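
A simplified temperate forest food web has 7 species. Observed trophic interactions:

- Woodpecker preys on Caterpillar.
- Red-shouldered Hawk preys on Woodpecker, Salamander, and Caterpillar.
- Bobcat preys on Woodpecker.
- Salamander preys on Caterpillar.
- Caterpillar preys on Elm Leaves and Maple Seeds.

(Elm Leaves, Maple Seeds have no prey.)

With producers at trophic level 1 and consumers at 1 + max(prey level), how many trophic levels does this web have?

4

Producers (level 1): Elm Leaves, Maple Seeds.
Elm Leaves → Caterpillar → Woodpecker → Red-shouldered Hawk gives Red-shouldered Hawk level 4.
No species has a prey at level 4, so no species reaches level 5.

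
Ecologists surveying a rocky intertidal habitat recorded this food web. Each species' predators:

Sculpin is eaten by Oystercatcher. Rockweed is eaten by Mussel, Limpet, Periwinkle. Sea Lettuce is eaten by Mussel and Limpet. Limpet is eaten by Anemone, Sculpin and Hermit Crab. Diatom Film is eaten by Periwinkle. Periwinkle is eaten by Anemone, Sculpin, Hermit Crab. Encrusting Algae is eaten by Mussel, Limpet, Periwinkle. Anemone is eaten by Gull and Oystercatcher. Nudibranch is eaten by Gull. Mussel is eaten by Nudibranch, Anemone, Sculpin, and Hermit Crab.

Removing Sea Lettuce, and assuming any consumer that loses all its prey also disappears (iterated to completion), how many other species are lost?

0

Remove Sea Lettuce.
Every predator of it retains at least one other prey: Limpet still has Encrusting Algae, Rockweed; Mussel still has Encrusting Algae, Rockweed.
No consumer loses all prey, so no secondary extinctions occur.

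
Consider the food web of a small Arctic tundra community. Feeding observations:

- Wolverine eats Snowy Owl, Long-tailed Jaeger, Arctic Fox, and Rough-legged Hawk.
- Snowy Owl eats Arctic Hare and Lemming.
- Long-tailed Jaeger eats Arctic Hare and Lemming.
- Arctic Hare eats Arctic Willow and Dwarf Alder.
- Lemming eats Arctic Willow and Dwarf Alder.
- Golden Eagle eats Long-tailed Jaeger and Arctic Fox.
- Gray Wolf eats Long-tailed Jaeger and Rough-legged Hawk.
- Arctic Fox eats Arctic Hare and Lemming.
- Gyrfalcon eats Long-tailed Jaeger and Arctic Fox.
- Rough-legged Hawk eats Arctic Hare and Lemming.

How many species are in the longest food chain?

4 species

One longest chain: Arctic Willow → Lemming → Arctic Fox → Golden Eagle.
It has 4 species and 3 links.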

==

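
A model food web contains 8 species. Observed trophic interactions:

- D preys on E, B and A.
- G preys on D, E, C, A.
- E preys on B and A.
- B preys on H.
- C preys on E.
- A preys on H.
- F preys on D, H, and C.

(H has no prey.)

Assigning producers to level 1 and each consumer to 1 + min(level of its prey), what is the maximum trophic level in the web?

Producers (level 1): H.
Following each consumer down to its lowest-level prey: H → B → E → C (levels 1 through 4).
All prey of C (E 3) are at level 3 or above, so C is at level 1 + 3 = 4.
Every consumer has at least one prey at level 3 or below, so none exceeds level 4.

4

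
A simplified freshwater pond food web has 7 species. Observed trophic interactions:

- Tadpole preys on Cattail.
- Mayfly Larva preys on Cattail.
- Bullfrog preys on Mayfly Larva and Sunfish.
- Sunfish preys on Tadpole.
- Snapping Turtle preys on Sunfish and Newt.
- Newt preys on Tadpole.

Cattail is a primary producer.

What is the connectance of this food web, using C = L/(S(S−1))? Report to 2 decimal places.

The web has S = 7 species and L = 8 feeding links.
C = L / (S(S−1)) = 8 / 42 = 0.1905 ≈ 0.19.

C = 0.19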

Your instructions:
Find each line in the records holding the string "interactions" and show it.

Written answer:
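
A simplified temperate forest food web has 7 species. Observed trophic interactions:
A model food web contains 8 species. Observed trophic interactions:
A simplified freshwater pond food web has 7 species. Observed trophic interactions: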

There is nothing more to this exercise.